__What the task requires__
Reproduce the entries in full, with no changes.
---------- Given information ----------
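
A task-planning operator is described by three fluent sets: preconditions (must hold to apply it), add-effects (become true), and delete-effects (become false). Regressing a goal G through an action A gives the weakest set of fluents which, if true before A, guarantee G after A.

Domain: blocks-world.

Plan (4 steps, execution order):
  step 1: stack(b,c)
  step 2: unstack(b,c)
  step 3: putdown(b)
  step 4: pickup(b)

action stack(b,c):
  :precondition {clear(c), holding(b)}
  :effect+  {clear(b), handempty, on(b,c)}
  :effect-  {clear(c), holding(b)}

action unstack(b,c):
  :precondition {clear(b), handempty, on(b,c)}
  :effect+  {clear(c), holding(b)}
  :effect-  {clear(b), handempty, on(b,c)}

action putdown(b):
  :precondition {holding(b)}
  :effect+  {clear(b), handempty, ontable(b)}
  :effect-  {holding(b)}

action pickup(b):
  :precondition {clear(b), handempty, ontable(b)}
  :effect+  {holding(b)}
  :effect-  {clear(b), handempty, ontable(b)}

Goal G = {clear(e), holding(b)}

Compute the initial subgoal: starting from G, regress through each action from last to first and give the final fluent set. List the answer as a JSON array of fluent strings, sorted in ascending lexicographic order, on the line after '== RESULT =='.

Regress step by step:
  through step 4 (pickup(b)): drop {holding(b)}, keep {clear(e)}, require {clear(b), handempty, ontable(b)}
    → {clear(b), clear(e), handempty, ontable(b)}
  through step 3 (putdown(b)): drop {clear(b), handempty, ontable(b)}, keep {clear(e)}, require {holding(b)}
    → {clear(e), holding(b)}
  through step 2 (unstack(b,c)): drop {holding(b)}, keep {clear(e)}, require {clear(b), handempty, on(b,c)}
    → {clear(b), clear(e), handempty, on(b,c)}
  through step 1 (stack(b,c)): drop {clear(b), handempty, on(b,c)}, keep {clear(e)}, require {clear(c), holding(b)}
    → {clear(c), clear(e), holding(b)}

== RESULT ==
["clear(c)", "clear(e)", "holding(b)"]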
----------
__Response to the exercise__
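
A task-planning operator is described by three fluent sets: preconditions (must hold to apply it), add-effects (become true), and delete-effects (become false). Regressing a goal G through an action A gives the weakest set of fluents which, if true before A, guarantee G after A.

Domain: blocks-world.

Plan (4 steps, execution order):
  step 1: stack(b,c)
  step 2: unstack(b,c)
  step 3: putdown(b)
  step 4: pickup(b)

action stack(b,c):
  :precondition {clear(c), holding(b)}
  :effect+  {clear(b), handempty, on(b,c)}
  :effect-  {clear(c), holding(b)}

action unstack(b,c):
  :precondition {clear(b), handempty, on(b,c)}
  :effect+  {clear(c), holding(b)}
  :effect-  {clear(b), handempty, on(b,c)}

action putdown(b):
  :precondition {holding(b)}
  :effect+  {clear(b), handempty, ontable(b)}
  :effect-  {holding(b)}

action pickup(b):
  :precondition {clear(b), handempty, ontable(b)}
  :effect+  {holding(b)}
  :effect-  {clear(b), handempty, ontable(b)}

Goal G = {clear(e), holding(b)}

Compute the initial subgoal: starting from G, regress through each action from last to first and give the final fluent set. List the answer as a JSON array of fluent strings, sorted in ascending lexicographic order, on the line after '== RESULT =='.

Regress step by step:
  through step 4 (pickup(b)): drop {holding(b)}, keep {clear(e)}, require {clear(b), handempty, ontable(b)}
    → {clear(b), clear(e), handempty, ontable(b)}
  through step 3 (putdown(b)): drop {clear(b), handempty, ontable(b)}, keep {clear(e)}, require {holding(b)}
    → {clear(e), holding(b)}
  through step 2 (unstack(b,c)): drop {holding(b)}, keep {clear(e)}, require {clear(b), handempty, on(b,c)}
    → {clear(b), clear(e), handempty, on(b,c)}
  through step 1 (stack(b,c)): drop {clear(b), handempty, on(b,c)}, keep {clear(e)}, require {clear(c), holding(b)}
    → {clear(c), clear(e), holding(b)}

== RESULT ==
["clear(c)", "clear(e)", "holding(b)"]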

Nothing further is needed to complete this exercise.